---- INFORMATION SHOWN

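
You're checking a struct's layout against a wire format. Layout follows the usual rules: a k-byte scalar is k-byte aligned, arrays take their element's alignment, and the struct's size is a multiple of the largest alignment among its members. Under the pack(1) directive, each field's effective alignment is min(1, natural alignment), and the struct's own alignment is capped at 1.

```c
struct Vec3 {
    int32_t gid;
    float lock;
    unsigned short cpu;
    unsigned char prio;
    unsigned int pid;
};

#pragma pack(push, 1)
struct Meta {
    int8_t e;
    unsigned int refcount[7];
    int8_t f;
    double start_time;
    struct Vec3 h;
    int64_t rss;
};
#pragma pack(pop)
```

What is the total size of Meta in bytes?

62

Vec3: gid at 0 (size 4, align 4) → ends 4; lock at 4 (size 4, align 4) → ends 8; cpu at 8 (size 2, align 2) → ends 10; prio at 10 (size 1, align 1) → ends 11; pad 1 to align 4 for pid; pid at 12 (size 4, align 4) → ends 16; total 16 bytes, alignment 4
e at 0 (size 1, align 1) → ends 1
refcount at 1 (size 28, align 1) → ends 29
f at 29 (size 1, align 1) → ends 30
start_time at 30 (size 8, align 1) → ends 38
h at 38 (size 16, align 1) → ends 54
rss at 54 (size 8, align 1) → ends 62
total 62 bytes, alignment 1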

--------

### YOUR ASSIGNMENT
The lines above that hold "unsigned" are the result; show every one of them.

### TASK OUTPUT
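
    unsigned short cpu;
    unsigned char prio;
    unsigned int pid;
    unsigned int refcount[7];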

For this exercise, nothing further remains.